Content starts
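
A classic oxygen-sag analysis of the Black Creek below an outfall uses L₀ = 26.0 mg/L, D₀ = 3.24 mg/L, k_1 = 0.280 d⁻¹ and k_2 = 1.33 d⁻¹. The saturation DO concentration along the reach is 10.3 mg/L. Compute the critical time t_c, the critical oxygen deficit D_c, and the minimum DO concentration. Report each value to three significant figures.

t_c ≈ 0.884 d; D_c ≈ 4.27 mg/L; min DO ≈ 6.03 mg/L

With k_2/k_1 = 4.750 and 1 − D₀(k_2−k_1)/(k_1 L₀) = 0.5327,
t_c = ln(4.750 × 0.5327) / (1.33 − 0.280) = ln(2.530) / 1.050 = 0.9283/1.050 = 0.8841 d.
D_c = (k_1/k_2) L₀ e^(−k_1 t_c) = (0.280/1.33) × 26.0 × e^(−0.280×0.8841) = 0.2105 × 26.0 × 0.7807 = 4.273 mg/L.
Minimum DO = C_s − D_c = 10.3 − 4.273 = 6.027 mg/L.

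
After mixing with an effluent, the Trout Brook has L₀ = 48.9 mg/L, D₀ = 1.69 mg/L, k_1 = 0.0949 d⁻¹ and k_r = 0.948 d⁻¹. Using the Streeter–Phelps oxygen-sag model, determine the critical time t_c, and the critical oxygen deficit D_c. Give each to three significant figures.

t_c ≈ 2.26 d; D_c ≈ 3.95 mg/L

At the critical point dD/dt = 0, so k_1 L₀ e^(−k_1 t) = k_r D. Substituting D(t) from the Streeter–Phelps equation and solving for t gives
t_c = ln[(k_r/k_1)(1 − D₀(k_r−k_1)/(k_1 L₀))] / (k_r−k_1).
Here k_r−k_1 = 0.8531 d⁻¹ and 1 − D₀(k_r−k_1)/(k_1 L₀) = 1 − 1.69×0.8531/(0.0949×48.9) = 0.6893, so
t_c = ln(9.989 × 0.6893) / 0.8531 = 1.929 / 0.8531 = 2.262 d.
L(t_c) = L₀ e^(−k_1 t_c) = 48.9 × 0.8068 = 39.45 mg/L, and at the critical point k_r D_c = k_1 L, so D_c = (0.0949/0.948) × 39.45 = 3.950 mg/L.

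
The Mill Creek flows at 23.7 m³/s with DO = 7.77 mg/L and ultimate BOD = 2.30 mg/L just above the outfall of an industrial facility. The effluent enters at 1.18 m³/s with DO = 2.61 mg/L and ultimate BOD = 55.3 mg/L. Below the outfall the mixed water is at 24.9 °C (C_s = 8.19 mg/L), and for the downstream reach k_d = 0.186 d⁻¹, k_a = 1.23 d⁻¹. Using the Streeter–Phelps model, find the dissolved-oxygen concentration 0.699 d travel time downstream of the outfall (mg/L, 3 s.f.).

Mixed DO = (23.7×7.77 + 1.18×2.61)/(23.7+1.18) = 187.2/24.88 = 7.525 mg/L.
Mixed L₀ = (23.7×2.30 + 1.18×55.3)/(24.88) = 119.8/24.88 = 4.814 mg/L.
Initial deficit D₀ = C_s − DO₀ = 8.19 − 7.525 = 0.6647 mg/L.
D(0.699) = [0.186×4.814/(1.23−0.186)](e^(−0.186×0.699) − e^(−1.23×0.699)) + 0.6647 e^(−1.23×0.699)
= 0.8576 × (0.8781 − 0.4233) + 0.6647 × 0.4233 = 0.6714 mg/L.
DO = 8.19 − 0.6714 = 7.519 mg/L.

DO ≈ 7.52 mg/L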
Content ends
Transcribe the whole listing exactly.

WRITTEN ANSWER
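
A classic oxygen-sag analysis of the Black Creek below an outfall uses L₀ = 26.0 mg/L, D₀ = 3.24 mg/L, k_1 = 0.280 d⁻¹ and k_2 = 1.33 d⁻¹. The saturation DO concentration along the reach is 10.3 mg/L. Compute the critical time t_c, the critical oxygen deficit D_c, and the minimum DO concentration. Report each value to three significant figures.

t_c ≈ 0.884 d; D_c ≈ 4.27 mg/L; min DO ≈ 6.03 mg/L

With k_2/k_1 = 4.750 and 1 − D₀(k_2−k_1)/(k_1 L₀) = 0.5327,
t_c = ln(4.750 × 0.5327) / (1.33 − 0.280) = ln(2.530) / 1.050 = 0.9283/1.050 = 0.8841 d.
D_c = (k_1/k_2) L₀ e^(−k_1 t_c) = (0.280/1.33) × 26.0 × e^(−0.280×0.8841) = 0.2105 × 26.0 × 0.7807 = 4.273 mg/L.
Minimum DO = C_s − D_c = 10.3 − 4.273 = 6.027 mg/L.

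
After mixing with an effluent, the Trout Brook has L₀ = 48.9 mg/L, D₀ = 1.69 mg/L, k_1 = 0.0949 d⁻¹ and k_r = 0.948 d⁻¹. Using the Streeter–Phelps oxygen-sag model, determine the critical time t_c, and the critical oxygen deficit D_c. Give each to three significant figures.

t_c ≈ 2.26 d; D_c ≈ 3.95 mg/L

At the critical point dD/dt = 0, so k_1 L₀ e^(−k_1 t) = k_r D. Substituting D(t) from the Streeter–Phelps equation and solving for t gives
t_c = ln[(k_r/k_1)(1 − D₀(k_r−k_1)/(k_1 L₀))] / (k_r−k_1).
Here k_r−k_1 = 0.8531 d⁻¹ and 1 − D₀(k_r−k_1)/(k_1 L₀) = 1 − 1.69×0.8531/(0.0949×48.9) = 0.6893, so
t_c = ln(9.989 × 0.6893) / 0.8531 = 1.929 / 0.8531 = 2.262 d.
L(t_c) = L₀ e^(−k_1 t_c) = 48.9 × 0.8068 = 39.45 mg/L, and at the critical point k_r D_c = k_1 L, so D_c = (0.0949/0.948) × 39.45 = 3.950 mg/L.

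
The Mill Creek flows at 23.7 m³/s with DO = 7.77 mg/L and ultimate BOD = 2.30 mg/L just above the outfall of an industrial facility. The effluent enters at 1.18 m³/s with DO = 2.61 mg/L and ultimate BOD = 55.3 mg/L. Below the outfall the mixed water is at 24.9 °C (C_s = 8.19 mg/L), and for the downstream reach k_d = 0.186 d⁻¹, k_a = 1.23 d⁻¹. Using the Streeter–Phelps model, find the dissolved-oxygen concentration 0.699 d travel time downstream of the outfall (mg/L, 3 s.f.).

Mixed DO = (23.7×7.77 + 1.18×2.61)/(23.7+1.18) = 187.2/24.88 = 7.525 mg/L.
Mixed L₀ = (23.7×2.30 + 1.18×55.3)/(24.88) = 119.8/24.88 = 4.814 mg/L.
Initial deficit D₀ = C_s − DO₀ = 8.19 − 7.525 = 0.6647 mg/L.
D(0.699) = [0.186×4.814/(1.23−0.186)](e^(−0.186×0.699) − e^(−1.23×0.699)) + 0.6647 e^(−1.23×0.699)
= 0.8576 × (0.8781 − 0.4233) + 0.6647 × 0.4233 = 0.6714 mg/L.
DO = 8.19 − 0.6714 = 7.519 mg/L.

DO ≈ 7.52 mg/L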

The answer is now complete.